## WORK ITEM
Please restate each entry below, word for word.

[Stored entries]

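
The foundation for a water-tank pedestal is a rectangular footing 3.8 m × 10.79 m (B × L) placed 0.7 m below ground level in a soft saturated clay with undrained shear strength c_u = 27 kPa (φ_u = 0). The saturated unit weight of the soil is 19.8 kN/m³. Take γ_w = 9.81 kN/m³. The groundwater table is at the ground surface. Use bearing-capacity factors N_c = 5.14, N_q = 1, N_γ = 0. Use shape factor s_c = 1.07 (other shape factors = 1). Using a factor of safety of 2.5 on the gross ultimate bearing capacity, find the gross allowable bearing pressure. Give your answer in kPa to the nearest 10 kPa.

With the water table at the surface the whole profile is submerged: γ' = 19.8 − 9.81 = 9.99 kN/m³, so q = γ'·D_f = 6.993 kPa.
q_ult = c·N_c·s_c + q·N_q
     = 27 × 5.14 × 1.07 + 6.993 × 1
     = 148.49 + 6.993 = 155.49 kPa.
q_all = 155.49 / 2.5 = 62.195 kPa.

q_all ≈ 60 kPa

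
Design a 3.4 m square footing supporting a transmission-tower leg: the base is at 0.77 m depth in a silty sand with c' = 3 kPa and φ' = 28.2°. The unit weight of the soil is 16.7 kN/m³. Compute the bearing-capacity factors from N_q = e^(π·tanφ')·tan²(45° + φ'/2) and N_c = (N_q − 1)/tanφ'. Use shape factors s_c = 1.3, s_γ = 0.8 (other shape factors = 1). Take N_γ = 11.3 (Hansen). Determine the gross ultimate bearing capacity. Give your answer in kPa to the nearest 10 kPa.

q_ult ≈ 550 kPa

tan28.2° = 0.5362, so N_q = e^(π×0.5362)·tan²(59.1°) = 5.39 × 2.792 = 15.05.
N_c = (15.05 − 1)/tan28.2° = 26.2.
Overburden at base level: q = 16.7 × 0.77 = 12.859 kPa.
Cohesion term c·N_c·s_c = 3 × 26.198 × 1.3 = 102.17 kPa; surcharge term q·N_q = 12.859 × 15.047 = 193.49 kPa; self-weight term 0.5·γ·B·N_γ·s_γ = 0.5 × 16.7 × 3.4 × 11.3 × 0.8 = 256.65 kPa.
q_ult = 102.17 + 193.49 + 256.65 = 552.31 kPa.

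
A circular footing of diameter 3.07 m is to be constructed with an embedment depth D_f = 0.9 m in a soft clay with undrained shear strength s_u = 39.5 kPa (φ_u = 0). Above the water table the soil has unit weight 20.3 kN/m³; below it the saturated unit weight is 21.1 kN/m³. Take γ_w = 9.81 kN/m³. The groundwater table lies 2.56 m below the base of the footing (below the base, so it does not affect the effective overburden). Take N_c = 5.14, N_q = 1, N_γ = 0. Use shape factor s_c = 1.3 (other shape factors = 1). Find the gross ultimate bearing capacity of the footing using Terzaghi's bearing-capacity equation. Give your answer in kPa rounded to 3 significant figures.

Effective surcharge at the founding depth q = γ·D_f = 20.3 × 0.9 = 18.27 kPa.
q_ult = c·N_c·s_c + q·N_q
     = 39.5 × 5.14 × 1.3 + 18.27 × 1
     = 263.94 + 18.27 = 282.21 kPa.

q_ult ≈ 282 kPa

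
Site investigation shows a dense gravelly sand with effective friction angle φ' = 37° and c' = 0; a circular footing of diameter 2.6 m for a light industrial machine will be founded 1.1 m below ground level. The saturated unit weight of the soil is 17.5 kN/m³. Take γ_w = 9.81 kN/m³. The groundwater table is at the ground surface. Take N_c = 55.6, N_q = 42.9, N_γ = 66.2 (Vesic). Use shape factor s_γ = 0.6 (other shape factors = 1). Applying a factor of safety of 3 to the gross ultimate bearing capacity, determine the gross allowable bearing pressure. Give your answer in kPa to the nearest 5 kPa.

Water table at ground surface, so effective unit weight γ' = 17.5 − 9.81 = 7.69 kN/m³ is used throughout; overburden q = 7.69 × 1.1 = 8.459 kPa; the same γ' applies in the ½γBN_γ term.
Surcharge term q·N_q = 8.459 × 42.9 = 362.89 kPa; self-weight term 0.5·γ·B·N_γ·s_γ = 0.5 × 7.69 × 2.6 × 66.2 × 0.6 = 397.08 kPa.
q_ult = 362.89 + 397.08 = 759.97 kPa.
q_all = q_ult / FS = 759.97 / 3 = 253.32 kPa.

q_all ≈ 255 kPa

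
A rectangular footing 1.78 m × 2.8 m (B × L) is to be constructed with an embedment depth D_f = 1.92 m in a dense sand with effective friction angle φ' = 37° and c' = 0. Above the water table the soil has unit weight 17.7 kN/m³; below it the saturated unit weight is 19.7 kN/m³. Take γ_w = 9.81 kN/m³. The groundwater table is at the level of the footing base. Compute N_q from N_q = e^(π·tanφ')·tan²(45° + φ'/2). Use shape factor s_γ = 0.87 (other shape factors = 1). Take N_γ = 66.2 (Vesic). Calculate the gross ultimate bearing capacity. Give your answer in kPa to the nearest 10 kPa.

q_ult ≈ 1970 kPa

tan37° = 0.7536, so N_q = e^(π×0.7536)·tan²(63.5°) = 10.669 × 4.023 = 42.92.
Overburden at base level: q = 17.7 × 1.92 = 33.984 kPa.
Below the base the soil is submerged, so the ½γBN_γ term uses γ' = 19.7 − 9.81 = 9.89 kN/m³.
Surcharge term q·N_q = 33.984 × 42.92 = 1458.6 kPa; self-weight term 0.5·γ·B·N_γ·s_γ = 0.5 × 9.89 × 1.78 × 66.2 × 0.87 = 506.95 kPa.
q_ult = 1458.6 + 506.95 = 1965.5 kPa.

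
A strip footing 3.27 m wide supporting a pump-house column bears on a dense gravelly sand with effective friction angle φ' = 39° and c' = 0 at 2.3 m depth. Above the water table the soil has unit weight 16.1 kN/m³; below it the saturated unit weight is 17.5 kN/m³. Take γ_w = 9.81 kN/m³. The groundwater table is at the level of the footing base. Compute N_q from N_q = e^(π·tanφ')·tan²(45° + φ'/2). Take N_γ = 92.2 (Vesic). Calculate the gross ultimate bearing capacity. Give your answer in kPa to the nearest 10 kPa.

q_ult ≈ 3230 kPa

tan39° = 0.8098, so N_q = e^(π×0.8098)·tan²(64.5°) = 12.731 × 4.395 = 55.96.
q = γ·D_f = 16.1 × 2.3 = 37.03 kPa.
For the ½γBN_γ term take γ' = 17.5 − 9.81 = 7.69 kN/m³ (soil below base is submerged).
q·N_q = 37.03 × 55.957 = 2072.1 kPa
0.5·γ·B·N_γ = 0.5 × 7.69 × 3.27 × 92.2 = 1159.2 kPa
q_ult = 2072.1 + 1159.2 = 3231.3 kPa.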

## SOLUTION BELOW
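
The foundation for a water-tank pedestal is a rectangular footing 3.8 m × 10.79 m (B × L) placed 0.7 m below ground level in a soft saturated clay with undrained shear strength c_u = 27 kPa (φ_u = 0). The saturated unit weight of the soil is 19.8 kN/m³. Take γ_w = 9.81 kN/m³. The groundwater table is at the ground surface. Use bearing-capacity factors N_c = 5.14, N_q = 1, N_γ = 0. Use shape factor s_c = 1.07 (other shape factors = 1). Using a factor of safety of 2.5 on the gross ultimate bearing capacity, find the gross allowable bearing pressure. Give your answer in kPa to the nearest 10 kPa.

With the water table at the surface the whole profile is submerged: γ' = 19.8 − 9.81 = 9.99 kN/m³, so q = γ'·D_f = 6.993 kPa.
q_ult = c·N_c·s_c + q·N_q
     = 27 × 5.14 × 1.07 + 6.993 × 1
     = 148.49 + 6.993 = 155.49 kPa.
q_all = 155.49 / 2.5 = 62.195 kPa.

q_all ≈ 60 kPa

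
Design a 3.4 m square footing supporting a transmission-tower leg: the base is at 0.77 m depth in a silty sand with c' = 3 kPa and φ' = 28.2°. The unit weight of the soil is 16.7 kN/m³. Compute the bearing-capacity factors from N_q = e^(π·tanφ')·tan²(45° + φ'/2) and N_c = (N_q − 1)/tanφ'. Use shape factors s_c = 1.3, s_γ = 0.8 (other shape factors = 1). Take N_γ = 11.3 (Hansen). Determine the gross ultimate bearing capacity. Give your answer in kPa to the nearest 10 kPa.

q_ult ≈ 550 kPa

tan28.2° = 0.5362, so N_q = e^(π×0.5362)·tan²(59.1°) = 5.39 × 2.792 = 15.05.
N_c = (15.05 − 1)/tan28.2° = 26.2.
Overburden at base level: q = 16.7 × 0.77 = 12.859 kPa.
Cohesion term c·N_c·s_c = 3 × 26.198 × 1.3 = 102.17 kPa; surcharge term q·N_q = 12.859 × 15.047 = 193.49 kPa; self-weight term 0.5·γ·B·N_γ·s_γ = 0.5 × 16.7 × 3.4 × 11.3 × 0.8 = 256.65 kPa.
q_ult = 102.17 + 193.49 + 256.65 = 552.31 kPa.

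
A circular footing of diameter 3.07 m is to be constructed with an embedment depth D_f = 0.9 m in a soft clay with undrained shear strength s_u = 39.5 kPa (φ_u = 0). Above the water table the soil has unit weight 20.3 kN/m³; below it the saturated unit weight is 21.1 kN/m³. Take γ_w = 9.81 kN/m³. The groundwater table lies 2.56 m below the base of the footing (below the base, so it does not affect the effective overburden). Take N_c = 5.14, N_q = 1, N_γ = 0. Use shape factor s_c = 1.3 (other shape factors = 1). Find the gross ultimate bearing capacity of the footing using Terzaghi's bearing-capacity equation. Give your answer in kPa rounded to 3 significant figures.

Effective surcharge at the founding depth q = γ·D_f = 20.3 × 0.9 = 18.27 kPa.
q_ult = c·N_c·s_c + q·N_q
     = 39.5 × 5.14 × 1.3 + 18.27 × 1
     = 263.94 + 18.27 = 282.21 kPa.

q_ult ≈ 282 kPa

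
Site investigation shows a dense gravelly sand with effective friction angle φ' = 37° and c' = 0; a circular footing of diameter 2.6 m for a light industrial machine will be founded 1.1 m below ground level. The saturated unit weight of the soil is 17.5 kN/m³. Take γ_w = 9.81 kN/m³. The groundwater table is at the ground surface. Take N_c = 55.6, N_q = 42.9, N_γ = 66.2 (Vesic). Use shape factor s_γ = 0.6 (other shape factors = 1). Applying a factor of safety of 3 to the gross ultimate bearing capacity, determine the gross allowable bearing pressure. Give your answer in kPa to the nearest 5 kPa.

Water table at ground surface, so effective unit weight γ' = 17.5 − 9.81 = 7.69 kN/m³ is used throughout; overburden q = 7.69 × 1.1 = 8.459 kPa; the same γ' applies in the ½γBN_γ term.
Surcharge term q·N_q = 8.459 × 42.9 = 362.89 kPa; self-weight term 0.5·γ·B·N_γ·s_γ = 0.5 × 7.69 × 2.6 × 66.2 × 0.6 = 397.08 kPa.
q_ult = 362.89 + 397.08 = 759.97 kPa.
q_all = q_ult / FS = 759.97 / 3 = 253.32 kPa.

q_all ≈ 255 kPa

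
A rectangular footing 1.78 m × 2.8 m (B × L) is to be constructed with an embedment depth D_f = 1.92 m in a dense sand with effective friction angle φ' = 37° and c' = 0. Above the water table the soil has unit weight 17.7 kN/m³; below it the saturated unit weight is 19.7 kN/m³. Take γ_w = 9.81 kN/m³. The groundwater table is at the level of the footing base. Compute N_q from N_q = e^(π·tanφ')·tan²(45° + φ'/2). Use shape factor s_γ = 0.87 (other shape factors = 1). Take N_γ = 66.2 (Vesic). Calculate the gross ultimate bearing capacity. Give your answer in kPa to the nearest 10 kPa.

q_ult ≈ 1970 kPa

tan37° = 0.7536, so N_q = e^(π×0.7536)·tan²(63.5°) = 10.669 × 4.023 = 42.92.
Overburden at base level: q = 17.7 × 1.92 = 33.984 kPa.
Below the base the soil is submerged, so the ½γBN_γ term uses γ' = 19.7 − 9.81 = 9.89 kN/m³.
Surcharge term q·N_q = 33.984 × 42.92 = 1458.6 kPa; self-weight term 0.5·γ·B·N_γ·s_γ = 0.5 × 9.89 × 1.78 × 66.2 × 0.87 = 506.95 kPa.
q_ult = 1458.6 + 506.95 = 1965.5 kPa.

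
A strip footing 3.27 m wide supporting a pump-house column bears on a dense gravelly sand with effective friction angle φ' = 39° and c' = 0 at 2.3 m depth. Above the water table the soil has unit weight 16.1 kN/m³; below it the saturated unit weight is 17.5 kN/m³. Take γ_w = 9.81 kN/m³. The groundwater table is at the level of the footing base. Compute N_q from N_q = e^(π·tanφ')·tan²(45° + φ'/2). Take N_γ = 92.2 (Vesic). Calculate the gross ultimate bearing capacity. Give your answer in kPa to the nearest 10 kPa.

q_ult ≈ 3230 kPa

tan39° = 0.8098, so N_q = e^(π×0.8098)·tan²(64.5°) = 12.731 × 4.395 = 55.96.
q = γ·D_f = 16.1 × 2.3 = 37.03 kPa.
For the ½γBN_γ term take γ' = 17.5 − 9.81 = 7.69 kN/m³ (soil below base is submerged).
q·N_q = 37.03 × 55.957 = 2072.1 kPa
0.5·γ·B·N_γ = 0.5 × 7.69 × 3.27 × 92.2 = 1159.2 kPa
q_ult = 2072.1 + 1159.2 = 3231.3 kPa.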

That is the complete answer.